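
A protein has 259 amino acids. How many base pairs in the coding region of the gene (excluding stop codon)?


Each amino acid = 1 codon = 3 bp
bp = 259 * 3 = 777 bp

777 bp


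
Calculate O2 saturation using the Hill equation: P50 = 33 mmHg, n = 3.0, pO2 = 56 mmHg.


Y = pO2^n / (P50^n + pO2^n)
Y = 56^3.0 / (33^3.0 + 56^3.0)
Y = 83.01%

83.01%


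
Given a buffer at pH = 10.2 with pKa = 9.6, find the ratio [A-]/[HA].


[A-]/[HA] = 10^(pH - pKa)
= 10^(10.2 - 9.6)
= 3.9811

3.9811


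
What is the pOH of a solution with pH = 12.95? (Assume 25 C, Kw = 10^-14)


pOH = 14 - pH
pOH = 14 - 12.95
pOH = 1.05

1.05


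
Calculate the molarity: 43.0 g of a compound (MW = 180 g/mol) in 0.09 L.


C = (mass / MW) / volume
C = (43.0 / 180) / 0.09
C = 2.6543 M

2.6543 M


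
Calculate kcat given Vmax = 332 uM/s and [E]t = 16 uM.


kcat = Vmax / [E]t
kcat = 332 / 16
kcat = 20.75 s^-1

20.75 s^-1


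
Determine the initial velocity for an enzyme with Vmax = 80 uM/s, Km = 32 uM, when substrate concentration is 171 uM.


v = Vmax * [S] / (Km + [S])
v = 80 * 171 / (32 + 171)
v = 67.3892 uM/s

67.3892 uM/s


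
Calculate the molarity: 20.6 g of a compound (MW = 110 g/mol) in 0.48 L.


C = (mass / MW) / volume
C = (20.6 / 110) / 0.48
C = 0.3902 M

0.3902 M


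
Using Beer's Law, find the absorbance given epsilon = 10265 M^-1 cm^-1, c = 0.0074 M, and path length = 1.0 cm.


A = epsilon * c * l
A = 10265 * 0.0074 * 1.0
A = 75.961

75.961


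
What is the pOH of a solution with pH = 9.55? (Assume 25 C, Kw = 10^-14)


pOH = 14 - pH
pOH = 14 - 9.55
pOH = 4.45

4.45


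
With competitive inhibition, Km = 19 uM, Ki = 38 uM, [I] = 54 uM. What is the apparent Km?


Km_app = Km * (1 + [I]/Ki)
Km_app = 19 * (1 + 54/38)
Km_app = 46.0 uM

46.0 uM


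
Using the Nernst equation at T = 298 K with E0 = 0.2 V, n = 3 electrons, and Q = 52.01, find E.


E = E0 - (RT/nF) * ln(Q)
E = 0.2 - (8.314 * 298 / (3 * 96485)) * ln(52.01)
E = 0.1662 V

0.1662 V


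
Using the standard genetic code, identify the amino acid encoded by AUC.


Standard genetic code lookup.
Codon AUC -> Ile

Ile


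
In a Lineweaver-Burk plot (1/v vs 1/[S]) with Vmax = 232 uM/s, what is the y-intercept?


y-intercept = 1/Vmax
= 1/232
= 0.0043 s/uM

0.0043 s/uM


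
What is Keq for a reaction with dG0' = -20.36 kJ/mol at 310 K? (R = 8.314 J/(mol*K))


Keq = exp(-dG0 * 1000 / (R * T))
Keq = exp(-(-20.36) * 1000 / (8.314 * 310))
Keq = 2696.2506

2696.2506


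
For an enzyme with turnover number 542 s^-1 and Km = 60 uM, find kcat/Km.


Catalytic efficiency = kcat / Km
= 542 / 60
= 9.0333 uM^-1*s^-1

9.0333 uM^-1*s^-1


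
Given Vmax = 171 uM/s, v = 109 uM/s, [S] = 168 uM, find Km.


Km = [S] * (Vmax - v) / v
Km = 168 * (171 - 109) / 109
Km = 95.5596 uM

95.5596 uM


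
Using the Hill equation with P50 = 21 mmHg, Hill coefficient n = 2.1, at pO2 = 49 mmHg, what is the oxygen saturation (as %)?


Y = pO2^n / (P50^n + pO2^n)
Y = 49^2.1 / (21^2.1 + 49^2.1)
Y = 85.56%

85.56%


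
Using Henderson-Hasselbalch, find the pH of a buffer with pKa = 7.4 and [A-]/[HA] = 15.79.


pH = pKa + log10([A-]/[HA])
pH = 7.4 + log10(15.79)
pH = 8.5984

8.5984


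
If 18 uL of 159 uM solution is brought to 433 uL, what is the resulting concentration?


C2 = C1 * V1 / V2
C2 = 159 * 18 / 433
C2 = 6.6097 uM

6.6097 uM


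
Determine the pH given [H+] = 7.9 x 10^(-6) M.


pH = -log10([H+])
pH = -log10(7.9 x 10^(-6))
pH = 5.1024

5.1024


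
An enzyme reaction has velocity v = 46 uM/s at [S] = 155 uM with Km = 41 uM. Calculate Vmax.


Vmax = v * (Km + [S]) / [S]
Vmax = 46 * (41 + 155) / 155
Vmax = 58.1677 uM/s

58.1677 uM/s


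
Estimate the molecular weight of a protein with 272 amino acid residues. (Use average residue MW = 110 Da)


MW = n_residues * 110 Da
MW = 272 * 110
MW = 29920 Da

29920 Da


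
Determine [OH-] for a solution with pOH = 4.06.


[OH-] = 10^(-pOH)
[OH-] = 10^(-4.06)
[OH-] = 8.710e-05 M

8.710e-05 M


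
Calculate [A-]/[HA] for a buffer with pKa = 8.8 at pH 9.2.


[A-]/[HA] = 10^(pH - pKa)
= 10^(9.2 - 8.8)
= 2.5119

2.5119


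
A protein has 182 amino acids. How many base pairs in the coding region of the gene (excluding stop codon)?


Each amino acid = 1 codon = 3 bp
bp = 182 * 3 = 546 bp

546 bp


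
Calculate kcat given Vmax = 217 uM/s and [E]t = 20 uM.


kcat = Vmax / [E]t
kcat = 217 / 20
kcat = 10.85 s^-1

10.85 s^-1


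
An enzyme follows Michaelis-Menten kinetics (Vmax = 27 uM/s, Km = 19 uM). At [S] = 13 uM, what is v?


v = Vmax * [S] / (Km + [S])
v = 27 * 13 / (19 + 13)
v = 10.9688 uM/s

10.9688 uM/s


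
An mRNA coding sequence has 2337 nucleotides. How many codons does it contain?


codons = nucleotides / 3
codons = 2337 / 3 = 779

779


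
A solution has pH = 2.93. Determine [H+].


[H+] = 10^(-pH)
[H+] = 10^(-2.93)
[H+] = 0.0012 M

0.0012 M


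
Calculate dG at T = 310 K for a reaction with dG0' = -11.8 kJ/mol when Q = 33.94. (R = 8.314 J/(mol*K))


dG = dG0' + RT * ln(Q) / 1000
dG = -11.8 + 8.314 * 310 * ln(33.94) / 1000
dG = -2.7159 kJ/mol

-2.7159 kJ/mol


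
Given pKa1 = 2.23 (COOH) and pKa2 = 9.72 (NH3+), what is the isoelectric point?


pI = (pKa1 + pKa2) / 2
pI = (2.23 + 9.72) / 2
pI = 5.975

5.975


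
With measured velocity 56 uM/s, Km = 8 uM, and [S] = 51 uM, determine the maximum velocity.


Vmax = v * (Km + [S]) / [S]
Vmax = 56 * (8 + 51) / 51
Vmax = 64.7843 uM/s

64.7843 uM/s


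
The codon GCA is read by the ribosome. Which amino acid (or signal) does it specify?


Standard genetic code lookup.
Codon GCA -> Ala

Ala


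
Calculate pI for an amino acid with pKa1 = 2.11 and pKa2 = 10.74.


pI = (pKa1 + pKa2) / 2
pI = (2.11 + 10.74) / 2
pI = 6.425

6.425


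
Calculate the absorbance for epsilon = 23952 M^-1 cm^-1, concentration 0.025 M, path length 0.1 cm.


A = epsilon * c * l
A = 23952 * 0.025 * 0.1
A = 59.88

59.88


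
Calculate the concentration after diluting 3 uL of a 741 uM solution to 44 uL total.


C2 = C1 * V1 / V2
C2 = 741 * 3 / 44
C2 = 50.5227 uM

50.5227 uM


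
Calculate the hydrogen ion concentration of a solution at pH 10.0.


[H+] = 10^(-pH)
[H+] = 10^(-10.0)
[H+] = 1.000e-10 M

1.000e-10 M


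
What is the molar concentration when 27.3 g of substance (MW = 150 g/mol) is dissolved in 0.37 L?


C = (mass / MW) / volume
C = (27.3 / 150) / 0.37
C = 0.4919 M

0.4919 M


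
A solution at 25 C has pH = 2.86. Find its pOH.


pOH = 14 - pH
pOH = 14 - 2.86
pOH = 11.14

11.14


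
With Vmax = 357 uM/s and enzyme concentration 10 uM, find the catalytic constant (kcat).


kcat = Vmax / [E]t
kcat = 357 / 10
kcat = 35.7 s^-1

35.7 s^-1


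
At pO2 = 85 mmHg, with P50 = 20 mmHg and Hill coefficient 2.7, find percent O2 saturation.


Y = pO2^n / (P50^n + pO2^n)
Y = 85^2.7 / (20^2.7 + 85^2.7)
Y = 98.03%

98.03%


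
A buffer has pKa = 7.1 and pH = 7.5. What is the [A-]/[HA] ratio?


[A-]/[HA] = 10^(pH - pKa)
= 10^(7.5 - 7.1)
= 2.5119

2.5119


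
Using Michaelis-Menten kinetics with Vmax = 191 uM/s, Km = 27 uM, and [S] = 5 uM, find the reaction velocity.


v = Vmax * [S] / (Km + [S])
v = 191 * 5 / (27 + 5)
v = 29.8438 uM/s

29.8438 uM/s


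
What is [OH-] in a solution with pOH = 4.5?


[OH-] = 10^(-pOH)
[OH-] = 10^(-4.5)
[OH-] = 3.162e-05 M

3.162e-05 M


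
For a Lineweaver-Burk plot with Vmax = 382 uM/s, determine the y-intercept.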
####################
- [WORK TO BE COMPLETED]: Every line from the one containing "Calculate the hydrogen" to the close of the records must be reproduced exactly. Include both ends and nothing more.

- [REPLY]:
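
Calculate the hydrogen ion concentration of a solution at pH 10.0.


[H+] = 10^(-pH)
[H+] = 10^(-10.0)
[H+] = 1.000e-10 M

1.000e-10 M


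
What is the molar concentration when 27.3 g of substance (MW = 150 g/mol) is dissolved in 0.37 L?


C = (mass / MW) / volume
C = (27.3 / 150) / 0.37
C = 0.4919 M

0.4919 M


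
A solution at 25 C has pH = 2.86. Find its pOH.


pOH = 14 - pH
pOH = 14 - 2.86
pOH = 11.14

11.14


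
With Vmax = 357 uM/s and enzyme concentration 10 uM, find the catalytic constant (kcat).


kcat = Vmax / [E]t
kcat = 357 / 10
kcat = 35.7 s^-1

35.7 s^-1


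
At pO2 = 85 mmHg, with P50 = 20 mmHg and Hill coefficient 2.7, find percent O2 saturation.


Y = pO2^n / (P50^n + pO2^n)
Y = 85^2.7 / (20^2.7 + 85^2.7)
Y = 98.03%

98.03%


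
A buffer has pKa = 7.1 and pH = 7.5. What is the [A-]/[HA] ratio?


[A-]/[HA] = 10^(pH - pKa)
= 10^(7.5 - 7.1)
= 2.5119

2.5119


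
Using Michaelis-Menten kinetics with Vmax = 191 uM/s, Km = 27 uM, and [S] = 5 uM, find the reaction velocity.


v = Vmax * [S] / (Km + [S])
v = 191 * 5 / (27 + 5)
v = 29.8438 uM/s

29.8438 uM/s


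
What is [OH-] in a solution with pOH = 4.5?


[OH-] = 10^(-pOH)
[OH-] = 10^(-4.5)
[OH-] = 3.162e-05 M

3.162e-05 M


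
For a Lineweaver-Burk plot with Vmax = 382 uM/s, determine the y-intercept.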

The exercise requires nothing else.